Prompt: All records are to be printed again exactly as they appear.

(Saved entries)
┌──

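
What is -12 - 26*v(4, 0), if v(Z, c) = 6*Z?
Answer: -636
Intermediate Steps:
-12 - 26*v(4, 0) = -12 - 156*4 = -12 - 26*24 = -12 - 624 = -636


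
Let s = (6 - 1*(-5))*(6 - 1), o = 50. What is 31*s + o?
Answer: 1755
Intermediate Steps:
s = 55 (s = (6 + 5)*5 = 11*5 = 55)
31*s + o = 31*55 + 50 = 1705 + 50 = 1755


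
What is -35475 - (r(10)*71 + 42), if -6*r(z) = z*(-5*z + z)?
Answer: -120751/3 ≈ -40250.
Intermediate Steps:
r(z) = 2*z**2/3 (r(z) = -z*(-5*z + z)/6 = -z*(-4*z)/6 = -(-2)*z**2/3 = 2*z**2/3)
-35475 - (r(10)*71 + 42) = -35475 - (((2/3)*10**2)*71 + 42) = -35475 - (((2/3)*100)*71 + 42) = -35475 - ((200/3)*71 + 42) = -35475 - (14200/3 + 42) = -35475 - 1*14326/3 = -35475 - 14326/3 = -120751/3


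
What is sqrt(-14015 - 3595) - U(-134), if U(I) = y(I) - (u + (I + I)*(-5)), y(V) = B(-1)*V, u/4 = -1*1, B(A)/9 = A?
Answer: 130 + I*sqrt(17610) ≈ 130.0 + 132.7*I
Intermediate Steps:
B(A) = 9*A
u = -4 (u = 4*(-1*1) = 4*(-1) = -4)
y(V) = -9*V (y(V) = (9*(-1))*V = -9*V)
U(I) = 4 + I (U(I) = -9*I - (-4 + (I + I)*(-5)) = -9*I - (-4 + (2*I)*(-5)) = -9*I - (-4 - 10*I) = -9*I + (4 + 10*I) = 4 + I)
sqrt(-14015 - 3595) - U(-134) = sqrt(-14015 - 3595) - (4 - 134) = sqrt(-17610) - 1*(-130) = I*sqrt(17610) + 130 = 130 + I*sqrt(17610)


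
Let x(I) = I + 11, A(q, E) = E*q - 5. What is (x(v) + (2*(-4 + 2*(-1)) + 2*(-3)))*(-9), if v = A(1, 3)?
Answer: 81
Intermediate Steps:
A(q, E) = -5 + E*q
v = -2 (v = -5 + 3*1 = -5 + 3 = -2)
x(I) = 11 + I
(x(v) + (2*(-4 + 2*(-1)) + 2*(-3)))*(-9) = ((11 - 2) + (2*(-4 + 2*(-1)) + 2*(-3)))*(-9) = (9 + (2*(-4 - 2) - 6))*(-9) = (9 + (2*(-6) - 6))*(-9) = (9 + (-12 - 6))*(-9) = (9 - 18)*(-9) = -9*(-9) = 81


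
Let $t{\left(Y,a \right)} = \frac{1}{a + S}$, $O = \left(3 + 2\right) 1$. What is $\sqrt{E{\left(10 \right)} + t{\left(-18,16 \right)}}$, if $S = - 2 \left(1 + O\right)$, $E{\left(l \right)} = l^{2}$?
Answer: $\frac{\sqrt{401}}{2} \approx 10.012$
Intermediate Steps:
$O = 5$ ($O = 5 \cdot 1 = 5$)
$S = -12$ ($S = - 2 \left(1 + 5\right) = \left(-2\right) 6 = -12$)
$t{\left(Y,a \right)} = \frac{1}{-12 + a}$ ($t{\left(Y,a \right)} = \frac{1}{a - 12} = \frac{1}{-12 + a}$)
$\sqrt{E{\left(10 \right)} + t{\left(-18,16 \right)}} = \sqrt{10^{2} + \frac{1}{-12 + 16}} = \sqrt{100 + \frac{1}{4}} = \sqrt{\frac{401}{4}} = \frac{\sqrt{401}}{2}$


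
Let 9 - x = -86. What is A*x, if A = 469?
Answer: 44555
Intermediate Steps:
x = 95 (x = 9 - 1*(-86) = 9 + 86 = 95)
A*x = 469*95 = 44555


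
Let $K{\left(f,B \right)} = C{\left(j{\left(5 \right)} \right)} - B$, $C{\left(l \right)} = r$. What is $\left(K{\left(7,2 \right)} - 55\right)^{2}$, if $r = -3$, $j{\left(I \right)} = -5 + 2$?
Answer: $3600$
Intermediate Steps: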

└──

Result:
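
What is -12 - 26*v(4, 0), if v(Z, c) = 6*Z?
Answer: -636
Intermediate Steps:
-12 - 26*v(4, 0) = -12 - 156*4 = -12 - 26*24 = -12 - 624 = -636


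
Let s = (6 - 1*(-5))*(6 - 1), o = 50. What is 31*s + o?
Answer: 1755
Intermediate Steps:
s = 55 (s = (6 + 5)*5 = 11*5 = 55)
31*s + o = 31*55 + 50 = 1705 + 50 = 1755


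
What is -35475 - (r(10)*71 + 42), if -6*r(z) = z*(-5*z + z)?
Answer: -120751/3 ≈ -40250.
Intermediate Steps:
r(z) = 2*z**2/3 (r(z) = -z*(-5*z + z)/6 = -z*(-4*z)/6 = -(-2)*z**2/3 = 2*z**2/3)
-35475 - (r(10)*71 + 42) = -35475 - (((2/3)*10**2)*71 + 42) = -35475 - (((2/3)*100)*71 + 42) = -35475 - ((200/3)*71 + 42) = -35475 - (14200/3 + 42) = -35475 - 1*14326/3 = -35475 - 14326/3 = -120751/3


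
What is sqrt(-14015 - 3595) - U(-134), if U(I) = y(I) - (u + (I + I)*(-5)), y(V) = B(-1)*V, u/4 = -1*1, B(A)/9 = A?
Answer: 130 + I*sqrt(17610) ≈ 130.0 + 132.7*I
Intermediate Steps:
B(A) = 9*A
u = -4 (u = 4*(-1*1) = 4*(-1) = -4)
y(V) = -9*V (y(V) = (9*(-1))*V = -9*V)
U(I) = 4 + I (U(I) = -9*I - (-4 + (I + I)*(-5)) = -9*I - (-4 + (2*I)*(-5)) = -9*I - (-4 - 10*I) = -9*I + (4 + 10*I) = 4 + I)
sqrt(-14015 - 3595) - U(-134) = sqrt(-14015 - 3595) - (4 - 134) = sqrt(-17610) - 1*(-130) = I*sqrt(17610) + 130 = 130 + I*sqrt(17610)


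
Let x(I) = I + 11, A(q, E) = E*q - 5. What is (x(v) + (2*(-4 + 2*(-1)) + 2*(-3)))*(-9), if v = A(1, 3)?
Answer: 81
Intermediate Steps:
A(q, E) = -5 + E*q
v = -2 (v = -5 + 3*1 = -5 + 3 = -2)
x(I) = 11 + I
(x(v) + (2*(-4 + 2*(-1)) + 2*(-3)))*(-9) = ((11 - 2) + (2*(-4 + 2*(-1)) + 2*(-3)))*(-9) = (9 + (2*(-4 - 2) - 6))*(-9) = (9 + (2*(-6) - 6))*(-9) = (9 + (-12 - 6))*(-9) = (9 - 18)*(-9) = -9*(-9) = 81


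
Let $t{\left(Y,a \right)} = \frac{1}{a + S}$, $O = \left(3 + 2\right) 1$. What is $\sqrt{E{\left(10 \right)} + t{\left(-18,16 \right)}}$, if $S = - 2 \left(1 + O\right)$, $E{\left(l \right)} = l^{2}$?
Answer: $\frac{\sqrt{401}}{2} \approx 10.012$
Intermediate Steps:
$O = 5$ ($O = 5 \cdot 1 = 5$)
$S = -12$ ($S = - 2 \left(1 + 5\right) = \left(-2\right) 6 = -12$)
$t{\left(Y,a \right)} = \frac{1}{-12 + a}$ ($t{\left(Y,a \right)} = \frac{1}{a - 12} = \frac{1}{-12 + a}$)
$\sqrt{E{\left(10 \right)} + t{\left(-18,16 \right)}} = \sqrt{10^{2} + \frac{1}{-12 + 16}} = \sqrt{100 + \frac{1}{4}} = \sqrt{\frac{401}{4}} = \frac{\sqrt{401}}{2}$


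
Let 9 - x = -86. What is A*x, if A = 469?
Answer: 44555
Intermediate Steps:
x = 95 (x = 9 - 1*(-86) = 9 + 86 = 95)
A*x = 469*95 = 44555


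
Let $K{\left(f,B \right)} = C{\left(j{\left(5 \right)} \right)} - B$, $C{\left(l \right)} = r$. What is $\left(K{\left(7,2 \right)} - 55\right)^{2}$, if $r = -3$, $j{\left(I \right)} = -5 + 2$?
Answer: $3600$
Intermediate Steps: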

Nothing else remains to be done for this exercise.